What the task asks: Take the line that contains "T3: translate by (-5, -1)" and all lines after it, up to and including the last line of the data, and write them out exactly; nothing else belongs in the answer.

Segment Open

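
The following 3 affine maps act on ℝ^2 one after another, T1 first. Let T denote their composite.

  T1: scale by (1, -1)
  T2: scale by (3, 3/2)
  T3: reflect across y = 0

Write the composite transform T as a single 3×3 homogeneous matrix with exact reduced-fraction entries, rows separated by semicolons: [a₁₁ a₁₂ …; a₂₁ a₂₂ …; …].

T = [3 0 0; 0 3/2 0; 0 0 1]

T1 = [1 0 0; 0 -1 0; 0 0 1]
T2·T1 = [3 0 0; 0 -3/2 0; 0 0 1]
T3·…·T1 = [3 0 0; 0 3/2 0; 0 0 1]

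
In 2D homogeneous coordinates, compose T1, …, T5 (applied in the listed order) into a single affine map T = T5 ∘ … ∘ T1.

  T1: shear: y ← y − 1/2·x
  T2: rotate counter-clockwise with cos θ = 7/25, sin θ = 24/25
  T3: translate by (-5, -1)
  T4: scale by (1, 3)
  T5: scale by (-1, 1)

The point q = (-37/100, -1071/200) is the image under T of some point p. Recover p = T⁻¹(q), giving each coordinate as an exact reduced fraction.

p = (3/4, -5)

T1 = [1 0 0; -1/2 1 0; 0 0 1]
T2·T1 = [19/25 -24/25 0; 41/50 7/25 0; 0 0 1]
T3·…·T1 = [19/25 -24/25 -5; 41/50 7/25 -1; 0 0 1]
T4·…·T1 = [19/25 -24/25 -5; 123/50 21/25 -3; 0 0 1]
T5·…·T1 = [-19/25 24/25 5; 123/50 21/25 -3; 0 0 1]
det M = -3; M⁻¹ = [-7/25 8/25 59/25; 41/50 19/75 -167/50; 0 0 1]
M⁻¹ · (-37/100, -1071/200)ᵀ = (3/4, -5)ᵀ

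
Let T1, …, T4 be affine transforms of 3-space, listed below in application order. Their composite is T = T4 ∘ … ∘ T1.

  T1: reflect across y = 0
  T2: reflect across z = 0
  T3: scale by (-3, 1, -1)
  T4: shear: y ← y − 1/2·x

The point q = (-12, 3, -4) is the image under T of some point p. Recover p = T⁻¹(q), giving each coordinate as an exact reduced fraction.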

Segment Closed

Problem solution:
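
  T3: translate by (-5, -1)
  T4: scale by (1, 3)
  T5: scale by (-1, 1)

The point q = (-37/100, -1071/200) is the image under T of some point p. Recover p = T⁻¹(q), giving each coordinate as an exact reduced fraction.

p = (3/4, -5)

T1 = [1 0 0; -1/2 1 0; 0 0 1]
T2·T1 = [19/25 -24/25 0; 41/50 7/25 0; 0 0 1]
T3·…·T1 = [19/25 -24/25 -5; 41/50 7/25 -1; 0 0 1]
T4·…·T1 = [19/25 -24/25 -5; 123/50 21/25 -3; 0 0 1]
T5·…·T1 = [-19/25 24/25 5; 123/50 21/25 -3; 0 0 1]
det M = -3; M⁻¹ = [-7/25 8/25 59/25; 41/50 19/75 -167/50; 0 0 1]
M⁻¹ · (-37/100, -1071/200)ᵀ = (3/4, -5)ᵀ

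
Let T1, …, T4 be affine transforms of 3-space, listed below in application order. Their composite is T = T4 ∘ … ∘ T1.

  T1: reflect across y = 0
  T2: reflect across z = 0
  T3: scale by (-3, 1, -1)
  T4: shear: y ← y − 1/2·x

The point q = (-12, 3, -4) is the image under T of some point p. Recover p = T⁻¹(q), giving each coordinate as an exact reduced fraction.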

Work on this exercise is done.